*To do*
Given the material below, repeat exactly the lines from the one containing "You have $7,930.00" through the final line, and nothing else.

#### Records provided

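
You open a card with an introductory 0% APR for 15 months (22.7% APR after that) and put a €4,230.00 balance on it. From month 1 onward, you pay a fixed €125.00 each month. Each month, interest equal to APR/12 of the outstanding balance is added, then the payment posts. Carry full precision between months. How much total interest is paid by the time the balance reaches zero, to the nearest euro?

Promo months 1–15 at r₀ = 0%/12 = 0; months 16+ at r₁ = 22.7%/12 = 0.0189167.
After month 15 (no interest yet): B = €4,230.00 − 15·€125.00 = €2,355.00.
Then at r₁ with €125.00/mo: n₂ = −ln(1 − r₁·B/P)/ln(1+r₁) ≈ 23.51 → 24 more payments.
Total paid = 38·€125.00 + €64.61 = €4,814.61; interest = €4,814.61 − €4,230.00 = €584.61.

€585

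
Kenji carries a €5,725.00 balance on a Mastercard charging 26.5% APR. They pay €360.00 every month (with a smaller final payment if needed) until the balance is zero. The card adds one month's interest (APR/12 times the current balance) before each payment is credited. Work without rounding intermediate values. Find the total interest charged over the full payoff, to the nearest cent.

€1,405.56

Monthly rate r = 26.5%/12 = 2.20833% = 0.0220833.
Payoff takes n = ⌈−ln(1 − rB₀/P)/ln(1+r)⌉ = ⌈19.805⌉ = 20 payments; the last is €290.56.
Total paid = 19·€360.00 + €290.56 = €7,130.56.
Total interest = total paid − principal = €7,130.56 − €5,725.00 = €1,405.56.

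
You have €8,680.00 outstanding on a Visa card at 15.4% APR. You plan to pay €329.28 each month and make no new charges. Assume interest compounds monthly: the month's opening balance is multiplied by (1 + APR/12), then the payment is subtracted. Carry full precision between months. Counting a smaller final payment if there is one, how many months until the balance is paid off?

Monthly rate r = 15.4%/12 = 1.28333% = 0.0128333.
Recurrence: B ← B·(1+r) − €329.28.
Month 1: interest €111.39; balance after payment €8,462.11.
Month 2: interest €108.60; balance after payment €8,241.43.
Closed form: n = −ln(1 − rB₀/P)/ln(1+r) = −ln(0.66171)/ln(1.01283) ≈ 32.383, so the balance reaches zero during payment 33.

33 months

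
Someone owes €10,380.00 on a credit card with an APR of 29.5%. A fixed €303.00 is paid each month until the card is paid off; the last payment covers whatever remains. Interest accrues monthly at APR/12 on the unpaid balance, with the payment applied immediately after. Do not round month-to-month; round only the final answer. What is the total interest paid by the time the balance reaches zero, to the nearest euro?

€12,654

Monthly rate r = 29.5%/12 = 2.45833% = 0.0245833.
Payoff takes n = ⌈−ln(1 − rB₀/P)/ln(1+r)⌉ = ⌈76.018⌉ = 77 payments; the last is €5.64.
Total paid = 76·€303.00 + €5.64 = €23,033.64.
Total interest = total paid − principal = €23,033.64 − €10,380.00 = €12,653.64.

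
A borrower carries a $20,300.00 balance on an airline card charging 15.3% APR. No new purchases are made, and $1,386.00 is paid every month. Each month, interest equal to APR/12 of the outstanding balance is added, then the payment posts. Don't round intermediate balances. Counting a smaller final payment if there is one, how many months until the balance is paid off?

17 payments

Monthly rate r = 15.3%/12 = 1.275% = 0.01275.
Recurrence: B ← B·(1+r) − $1,386.00.
Month 1: interest $258.83; balance after payment $19,172.83.
Month 2: interest $244.45; balance after payment $18,031.28.
Closed form: n = −ln(1 − rB₀/P)/ln(1+r) = −ln(0.81326)/ln(1.01275) ≈ 16.315, so the balance reaches zero during payment 17.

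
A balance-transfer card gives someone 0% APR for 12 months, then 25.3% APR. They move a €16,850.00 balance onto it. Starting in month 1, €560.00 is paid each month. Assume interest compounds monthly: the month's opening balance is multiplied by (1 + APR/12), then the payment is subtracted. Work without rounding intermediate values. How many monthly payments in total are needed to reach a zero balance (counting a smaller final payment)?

36 months

Promo months 1–12 at r₀ = 0%/12 = 0; months 13+ at r₁ = 25.3%/12 = 0.0210833.
After month 12 (no interest yet): B = €16,850.00 − 12·€560.00 = €10,130.00.
Then at r₁ with €560.00/mo: n₂ = −ln(1 − r₁·B/P)/ln(1+r₁) ≈ 23.02 → 24 more payments.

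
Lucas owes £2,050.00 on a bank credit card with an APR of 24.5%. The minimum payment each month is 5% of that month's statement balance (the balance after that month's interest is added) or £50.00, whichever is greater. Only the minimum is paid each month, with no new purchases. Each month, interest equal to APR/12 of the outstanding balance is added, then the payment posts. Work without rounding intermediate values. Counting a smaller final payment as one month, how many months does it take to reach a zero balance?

Monthly rate r = 24.5%/12 = 2.04167% = 0.0204167.
While 5% of the post-interest balance exceeds £50.00, each month B ← (B·(1+r))·(1 − 0.05), i.e. B shrinks by the factor (1+r)·0.95 = 0.9694.
This holds for months 1–24. Entering month 25 the balance is £972.26; 5% of the post-interest balance is now below £50.00, so the flat £50.00 minimum applies from here.
From month 25 a fixed £50.00 at rate r clears £972.26 in 26 more payments. Total: 24 + 26 = 50 months.

50 months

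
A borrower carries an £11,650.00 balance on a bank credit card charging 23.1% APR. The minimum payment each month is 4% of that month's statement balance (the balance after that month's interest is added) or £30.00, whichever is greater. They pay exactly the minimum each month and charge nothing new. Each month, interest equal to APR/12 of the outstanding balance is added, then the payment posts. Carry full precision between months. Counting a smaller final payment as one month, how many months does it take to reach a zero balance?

161 months

Monthly rate r = 23.1%/12 = 1.925% = 0.01925.
While 4% of the post-interest balance exceeds £30.00, each month B ← (B·(1+r))·(1 − 0.04), i.e. B shrinks by the factor (1+r)·0.96 = 0.97848.
This holds for months 1–127. Entering month 128 the balance is £735.23; 4% of the post-interest balance is now below £30.00, so the flat £30.00 minimum applies from here.
From month 128 a fixed £30.00 at rate r clears £735.23 in 34 more payments. Total: 127 + 34 = 161 months.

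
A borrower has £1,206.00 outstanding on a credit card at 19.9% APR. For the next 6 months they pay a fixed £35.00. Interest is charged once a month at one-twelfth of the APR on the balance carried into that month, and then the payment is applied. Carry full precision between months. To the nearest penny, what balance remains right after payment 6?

£1,112.18

Monthly rate r = 19.9%/12 = 1.65833% = 0.0165833.
Each month: B ← B·(1+r) − £35.00.
Month 1: interest £20.00; balance after payment £1,191.00.
Month 2: interest £19.75; balance after payment £1,175.75.
Month 3: interest £19.50; balance after payment £1,160.25.
Month 4: interest £19.24; balance after payment £1,144.49.
Month 5: interest £18.98; balance after payment £1,128.47.
Month 6: interest £18.71; balance after payment £1,112.18.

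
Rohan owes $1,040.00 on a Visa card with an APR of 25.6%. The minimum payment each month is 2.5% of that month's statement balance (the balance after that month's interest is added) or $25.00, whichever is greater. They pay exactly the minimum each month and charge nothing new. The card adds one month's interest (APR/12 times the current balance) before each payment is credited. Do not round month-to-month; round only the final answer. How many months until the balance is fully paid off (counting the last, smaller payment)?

100 months

Monthly rate r = 25.6%/12 = 2.13333% = 0.0213333.
While 2.5% of the post-interest balance exceeds $25.00, each month B ← (B·(1+r))·(1 − 0.025), i.e. B shrinks by the factor (1+r)·0.975 = 0.9958.
This holds for months 1–15. Entering month 16 the balance is $976.37; 2.5% of the post-interest balance is now below $25.00, so the flat $25.00 minimum applies from here.
From month 16 a fixed $25.00 at rate r clears $976.37 in 85 more payments. Total: 15 + 85 = 100 months.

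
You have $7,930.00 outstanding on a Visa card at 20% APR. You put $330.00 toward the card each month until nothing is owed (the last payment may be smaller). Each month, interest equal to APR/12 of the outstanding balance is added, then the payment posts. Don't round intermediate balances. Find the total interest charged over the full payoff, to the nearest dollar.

Monthly rate r = 20%/12 = 1.66667% = 0.0166667.
Payoff takes n = ⌈−ln(1 − rB₀/P)/ln(1+r)⌉ = ⌈30.955⌉ = 31 payments; the last is $315.33.
Total paid = 30·$330.00 + $315.33 = $10,215.33.
Total interest = total paid − principal = $10,215.33 − $7,930.00 = $2,285.33.

$2,285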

########

*The completed task*
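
You have $7,930.00 outstanding on a Visa card at 20% APR. You put $330.00 toward the card each month until nothing is owed (the last payment may be smaller). Each month, interest equal to APR/12 of the outstanding balance is added, then the payment posts. Don't round intermediate balances. Find the total interest charged over the full payoff, to the nearest dollar.

Monthly rate r = 20%/12 = 1.66667% = 0.0166667.
Payoff takes n = ⌈−ln(1 − rB₀/P)/ln(1+r)⌉ = ⌈30.955⌉ = 31 payments; the last is $315.33.
Total paid = 30·$330.00 + $315.33 = $10,215.33.
Total interest = total paid − principal = $10,215.33 − $7,930.00 = $2,285.33.

$2,285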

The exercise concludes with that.